Saved data entries

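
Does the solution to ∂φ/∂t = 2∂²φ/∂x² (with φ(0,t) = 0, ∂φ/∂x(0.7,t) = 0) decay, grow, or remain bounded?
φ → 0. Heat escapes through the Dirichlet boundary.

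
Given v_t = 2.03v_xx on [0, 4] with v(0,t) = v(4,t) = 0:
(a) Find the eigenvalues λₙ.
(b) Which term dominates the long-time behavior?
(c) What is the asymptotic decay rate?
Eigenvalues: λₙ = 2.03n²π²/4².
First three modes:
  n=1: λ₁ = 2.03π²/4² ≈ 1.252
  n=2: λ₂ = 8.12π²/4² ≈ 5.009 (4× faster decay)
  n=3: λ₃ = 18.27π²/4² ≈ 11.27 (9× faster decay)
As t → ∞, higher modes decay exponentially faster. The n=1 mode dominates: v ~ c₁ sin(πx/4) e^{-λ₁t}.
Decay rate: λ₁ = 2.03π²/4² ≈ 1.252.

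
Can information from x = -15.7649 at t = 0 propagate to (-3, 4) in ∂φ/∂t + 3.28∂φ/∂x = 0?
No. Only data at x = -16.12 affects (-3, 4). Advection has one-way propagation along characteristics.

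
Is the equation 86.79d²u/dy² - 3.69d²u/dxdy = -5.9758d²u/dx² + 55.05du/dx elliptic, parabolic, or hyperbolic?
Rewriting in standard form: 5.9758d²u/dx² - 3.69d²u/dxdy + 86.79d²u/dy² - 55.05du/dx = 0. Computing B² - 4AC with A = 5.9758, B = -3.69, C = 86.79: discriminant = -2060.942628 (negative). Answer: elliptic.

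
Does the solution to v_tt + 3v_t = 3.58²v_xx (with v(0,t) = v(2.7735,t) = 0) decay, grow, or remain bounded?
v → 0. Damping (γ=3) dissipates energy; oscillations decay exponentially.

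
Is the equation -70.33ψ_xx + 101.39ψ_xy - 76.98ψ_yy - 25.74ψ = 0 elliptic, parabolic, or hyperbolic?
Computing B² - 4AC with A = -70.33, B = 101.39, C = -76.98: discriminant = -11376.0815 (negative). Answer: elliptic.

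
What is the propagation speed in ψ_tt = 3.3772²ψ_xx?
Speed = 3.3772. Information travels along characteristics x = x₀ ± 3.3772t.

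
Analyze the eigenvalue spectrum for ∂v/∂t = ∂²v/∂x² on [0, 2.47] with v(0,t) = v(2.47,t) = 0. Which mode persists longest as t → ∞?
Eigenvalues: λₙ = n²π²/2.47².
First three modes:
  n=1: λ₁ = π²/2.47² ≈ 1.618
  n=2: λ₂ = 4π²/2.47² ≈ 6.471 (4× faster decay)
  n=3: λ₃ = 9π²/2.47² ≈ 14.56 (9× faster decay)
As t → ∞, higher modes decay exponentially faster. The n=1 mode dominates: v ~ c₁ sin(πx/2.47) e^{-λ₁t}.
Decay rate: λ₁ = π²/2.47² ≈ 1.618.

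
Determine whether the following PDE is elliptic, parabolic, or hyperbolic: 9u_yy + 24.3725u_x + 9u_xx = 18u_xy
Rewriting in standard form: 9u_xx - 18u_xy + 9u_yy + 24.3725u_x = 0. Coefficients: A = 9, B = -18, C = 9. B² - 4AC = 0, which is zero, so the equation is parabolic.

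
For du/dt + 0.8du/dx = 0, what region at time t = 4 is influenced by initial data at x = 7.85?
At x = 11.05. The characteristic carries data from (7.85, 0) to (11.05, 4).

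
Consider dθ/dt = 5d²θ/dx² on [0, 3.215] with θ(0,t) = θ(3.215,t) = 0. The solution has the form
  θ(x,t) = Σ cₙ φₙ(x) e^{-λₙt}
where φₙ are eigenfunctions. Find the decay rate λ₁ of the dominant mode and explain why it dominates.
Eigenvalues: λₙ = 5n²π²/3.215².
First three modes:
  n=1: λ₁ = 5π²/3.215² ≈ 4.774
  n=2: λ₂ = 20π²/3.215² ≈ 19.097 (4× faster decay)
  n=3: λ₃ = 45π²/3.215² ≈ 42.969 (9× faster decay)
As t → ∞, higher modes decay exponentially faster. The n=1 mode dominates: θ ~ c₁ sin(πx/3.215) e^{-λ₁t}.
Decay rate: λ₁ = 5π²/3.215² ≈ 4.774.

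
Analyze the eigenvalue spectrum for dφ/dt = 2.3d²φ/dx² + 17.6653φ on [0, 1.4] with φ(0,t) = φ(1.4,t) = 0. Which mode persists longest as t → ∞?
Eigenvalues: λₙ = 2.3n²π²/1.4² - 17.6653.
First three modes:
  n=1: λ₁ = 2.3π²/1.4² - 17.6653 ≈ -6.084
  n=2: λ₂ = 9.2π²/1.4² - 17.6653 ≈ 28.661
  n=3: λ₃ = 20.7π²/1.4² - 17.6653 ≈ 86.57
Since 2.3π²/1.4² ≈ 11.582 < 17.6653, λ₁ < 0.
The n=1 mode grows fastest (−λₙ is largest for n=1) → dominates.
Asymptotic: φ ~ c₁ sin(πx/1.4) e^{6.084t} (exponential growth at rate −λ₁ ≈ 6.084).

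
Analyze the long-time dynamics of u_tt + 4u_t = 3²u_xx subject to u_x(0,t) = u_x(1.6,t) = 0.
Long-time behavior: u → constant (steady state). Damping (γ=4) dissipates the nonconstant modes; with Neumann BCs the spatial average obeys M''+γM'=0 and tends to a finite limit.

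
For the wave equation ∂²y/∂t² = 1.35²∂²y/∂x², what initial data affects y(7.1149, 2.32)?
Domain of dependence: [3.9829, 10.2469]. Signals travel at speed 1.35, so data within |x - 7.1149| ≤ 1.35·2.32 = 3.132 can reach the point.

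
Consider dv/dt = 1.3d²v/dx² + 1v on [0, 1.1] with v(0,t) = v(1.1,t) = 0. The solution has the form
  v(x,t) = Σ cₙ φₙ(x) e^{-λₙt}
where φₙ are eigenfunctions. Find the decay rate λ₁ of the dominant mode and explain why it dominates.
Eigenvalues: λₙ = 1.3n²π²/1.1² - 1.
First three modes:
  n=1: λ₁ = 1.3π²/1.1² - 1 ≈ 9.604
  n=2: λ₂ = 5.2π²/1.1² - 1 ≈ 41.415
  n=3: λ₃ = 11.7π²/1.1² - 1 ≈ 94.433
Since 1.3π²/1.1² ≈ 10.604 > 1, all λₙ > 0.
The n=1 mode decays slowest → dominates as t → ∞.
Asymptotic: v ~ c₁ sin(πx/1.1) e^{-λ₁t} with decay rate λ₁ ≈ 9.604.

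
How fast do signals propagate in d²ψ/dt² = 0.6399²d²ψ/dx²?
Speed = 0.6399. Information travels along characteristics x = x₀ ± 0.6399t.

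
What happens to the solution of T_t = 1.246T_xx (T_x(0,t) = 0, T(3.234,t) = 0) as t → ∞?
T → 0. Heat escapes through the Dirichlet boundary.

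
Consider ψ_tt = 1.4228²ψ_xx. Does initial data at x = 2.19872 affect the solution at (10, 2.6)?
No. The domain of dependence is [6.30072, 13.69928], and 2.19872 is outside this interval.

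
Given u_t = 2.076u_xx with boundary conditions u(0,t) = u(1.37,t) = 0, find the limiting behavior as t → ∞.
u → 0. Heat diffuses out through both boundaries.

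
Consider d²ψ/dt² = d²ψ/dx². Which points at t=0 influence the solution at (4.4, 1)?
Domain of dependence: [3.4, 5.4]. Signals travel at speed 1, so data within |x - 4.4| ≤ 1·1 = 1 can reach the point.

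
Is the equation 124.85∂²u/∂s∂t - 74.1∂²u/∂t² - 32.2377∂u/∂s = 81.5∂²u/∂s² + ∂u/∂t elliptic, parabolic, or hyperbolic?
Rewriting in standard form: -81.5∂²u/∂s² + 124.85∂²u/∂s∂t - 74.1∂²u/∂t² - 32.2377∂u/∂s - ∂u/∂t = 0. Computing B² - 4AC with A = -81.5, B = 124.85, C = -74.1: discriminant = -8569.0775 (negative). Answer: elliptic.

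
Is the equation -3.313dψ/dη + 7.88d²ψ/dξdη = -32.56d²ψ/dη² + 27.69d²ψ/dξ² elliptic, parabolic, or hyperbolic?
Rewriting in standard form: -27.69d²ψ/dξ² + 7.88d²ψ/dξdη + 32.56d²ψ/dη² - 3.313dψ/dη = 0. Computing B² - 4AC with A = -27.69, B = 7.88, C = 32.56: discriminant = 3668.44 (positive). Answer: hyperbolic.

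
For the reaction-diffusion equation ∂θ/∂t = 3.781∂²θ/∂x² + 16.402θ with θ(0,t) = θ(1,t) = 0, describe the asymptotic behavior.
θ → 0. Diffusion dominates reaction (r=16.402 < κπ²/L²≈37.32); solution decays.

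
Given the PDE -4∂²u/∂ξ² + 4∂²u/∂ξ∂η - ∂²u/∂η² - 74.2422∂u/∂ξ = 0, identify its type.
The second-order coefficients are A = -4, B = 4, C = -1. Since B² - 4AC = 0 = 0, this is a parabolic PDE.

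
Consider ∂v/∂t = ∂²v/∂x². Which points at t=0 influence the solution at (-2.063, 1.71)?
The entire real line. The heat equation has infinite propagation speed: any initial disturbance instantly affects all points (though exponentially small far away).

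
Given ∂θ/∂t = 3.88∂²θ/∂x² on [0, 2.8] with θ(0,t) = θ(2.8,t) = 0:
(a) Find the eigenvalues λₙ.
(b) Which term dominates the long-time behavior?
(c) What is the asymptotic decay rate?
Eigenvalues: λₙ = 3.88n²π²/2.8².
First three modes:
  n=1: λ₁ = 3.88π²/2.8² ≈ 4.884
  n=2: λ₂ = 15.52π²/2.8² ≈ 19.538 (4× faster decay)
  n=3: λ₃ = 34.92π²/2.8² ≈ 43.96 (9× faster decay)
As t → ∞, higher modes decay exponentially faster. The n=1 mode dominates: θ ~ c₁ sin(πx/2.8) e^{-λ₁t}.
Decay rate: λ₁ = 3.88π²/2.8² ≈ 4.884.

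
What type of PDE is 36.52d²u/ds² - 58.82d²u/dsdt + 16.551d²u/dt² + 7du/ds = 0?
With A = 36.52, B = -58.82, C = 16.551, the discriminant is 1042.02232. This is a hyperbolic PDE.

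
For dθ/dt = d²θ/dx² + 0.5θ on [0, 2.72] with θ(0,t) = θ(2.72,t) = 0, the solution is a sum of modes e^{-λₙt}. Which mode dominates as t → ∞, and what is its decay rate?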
==
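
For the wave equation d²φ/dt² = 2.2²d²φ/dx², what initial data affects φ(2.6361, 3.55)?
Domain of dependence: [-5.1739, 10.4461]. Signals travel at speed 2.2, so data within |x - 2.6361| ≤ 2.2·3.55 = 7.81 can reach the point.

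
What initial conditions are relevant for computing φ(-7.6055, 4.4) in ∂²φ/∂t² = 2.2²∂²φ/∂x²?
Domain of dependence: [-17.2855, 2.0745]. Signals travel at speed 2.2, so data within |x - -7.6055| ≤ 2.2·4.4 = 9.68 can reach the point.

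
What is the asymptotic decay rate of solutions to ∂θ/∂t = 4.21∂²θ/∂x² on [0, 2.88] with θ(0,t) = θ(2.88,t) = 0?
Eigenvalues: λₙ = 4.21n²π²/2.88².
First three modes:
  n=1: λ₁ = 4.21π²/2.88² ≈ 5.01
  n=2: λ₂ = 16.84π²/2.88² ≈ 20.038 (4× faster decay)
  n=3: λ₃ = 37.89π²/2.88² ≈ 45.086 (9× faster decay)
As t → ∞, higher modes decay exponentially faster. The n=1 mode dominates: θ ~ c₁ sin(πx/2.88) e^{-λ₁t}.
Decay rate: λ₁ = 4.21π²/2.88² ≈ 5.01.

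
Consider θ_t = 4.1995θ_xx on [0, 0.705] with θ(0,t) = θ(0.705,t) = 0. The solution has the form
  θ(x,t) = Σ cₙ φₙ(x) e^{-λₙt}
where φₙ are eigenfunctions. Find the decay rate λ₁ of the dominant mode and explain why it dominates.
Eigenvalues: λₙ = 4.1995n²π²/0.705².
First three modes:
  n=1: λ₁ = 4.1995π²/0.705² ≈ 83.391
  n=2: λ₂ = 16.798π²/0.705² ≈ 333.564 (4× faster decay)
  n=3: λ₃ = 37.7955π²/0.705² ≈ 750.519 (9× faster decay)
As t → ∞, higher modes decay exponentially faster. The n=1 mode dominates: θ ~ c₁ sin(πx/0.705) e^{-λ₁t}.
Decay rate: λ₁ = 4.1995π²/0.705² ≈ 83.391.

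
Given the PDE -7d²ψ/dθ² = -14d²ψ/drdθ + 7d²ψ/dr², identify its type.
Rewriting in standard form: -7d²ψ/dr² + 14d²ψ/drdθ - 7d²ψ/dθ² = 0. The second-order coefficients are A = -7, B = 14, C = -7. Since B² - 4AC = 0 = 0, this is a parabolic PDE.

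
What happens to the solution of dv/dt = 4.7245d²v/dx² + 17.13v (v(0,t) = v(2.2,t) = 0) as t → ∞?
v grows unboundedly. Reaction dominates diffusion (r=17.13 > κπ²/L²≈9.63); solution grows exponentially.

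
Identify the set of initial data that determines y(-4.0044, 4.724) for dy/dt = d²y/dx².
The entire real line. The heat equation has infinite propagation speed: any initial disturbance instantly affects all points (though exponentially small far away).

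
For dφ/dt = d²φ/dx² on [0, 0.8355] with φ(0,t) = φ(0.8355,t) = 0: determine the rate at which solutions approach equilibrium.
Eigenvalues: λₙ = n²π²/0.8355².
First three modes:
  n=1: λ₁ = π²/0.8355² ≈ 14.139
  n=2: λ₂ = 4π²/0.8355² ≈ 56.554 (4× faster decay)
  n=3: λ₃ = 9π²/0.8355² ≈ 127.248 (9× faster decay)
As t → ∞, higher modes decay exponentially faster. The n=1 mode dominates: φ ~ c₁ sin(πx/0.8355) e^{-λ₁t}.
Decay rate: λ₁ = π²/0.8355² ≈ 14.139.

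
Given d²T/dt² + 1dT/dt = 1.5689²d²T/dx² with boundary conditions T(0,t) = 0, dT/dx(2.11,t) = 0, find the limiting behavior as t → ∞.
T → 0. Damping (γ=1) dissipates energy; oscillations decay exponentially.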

Your instructions
What are the lines, exactly as written above, from the line with "Is the equation -70.33ψ_xx" to the line with "Consider dθ/dt = 5d²θ/dx²", both included? Output only those.

Task output
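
Is the equation -70.33ψ_xx + 101.39ψ_xy - 76.98ψ_yy - 25.74ψ = 0 elliptic, parabolic, or hyperbolic?
Computing B² - 4AC with A = -70.33, B = 101.39, C = -76.98: discriminant = -11376.0815 (negative). Answer: elliptic.

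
What is the propagation speed in ψ_tt = 3.3772²ψ_xx?
Speed = 3.3772. Information travels along characteristics x = x₀ ± 3.3772t.

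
Analyze the eigenvalue spectrum for ∂v/∂t = ∂²v/∂x² on [0, 2.47] with v(0,t) = v(2.47,t) = 0. Which mode persists longest as t → ∞?
Eigenvalues: λₙ = n²π²/2.47².
First three modes:
  n=1: λ₁ = π²/2.47² ≈ 1.618
  n=2: λ₂ = 4π²/2.47² ≈ 6.471 (4× faster decay)
  n=3: λ₃ = 9π²/2.47² ≈ 14.56 (9× faster decay)
As t → ∞, higher modes decay exponentially faster. The n=1 mode dominates: v ~ c₁ sin(πx/2.47) e^{-λ₁t}.
Decay rate: λ₁ = π²/2.47² ≈ 1.618.

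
Determine whether the following PDE is elliptic, parabolic, or hyperbolic: 9u_yy + 24.3725u_x + 9u_xx = 18u_xy
Rewriting in standard form: 9u_xx - 18u_xy + 9u_yy + 24.3725u_x = 0. Coefficients: A = 9, B = -18, C = 9. B² - 4AC = 0, which is zero, so the equation is parabolic.

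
For du/dt + 0.8du/dx = 0, what region at time t = 4 is influenced by initial data at x = 7.85?
At x = 11.05. The characteristic carries data from (7.85, 0) to (11.05, 4).

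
Consider dθ/dt = 5d²θ/dx² on [0, 3.215] with θ(0,t) = θ(3.215,t) = 0. The solution has the form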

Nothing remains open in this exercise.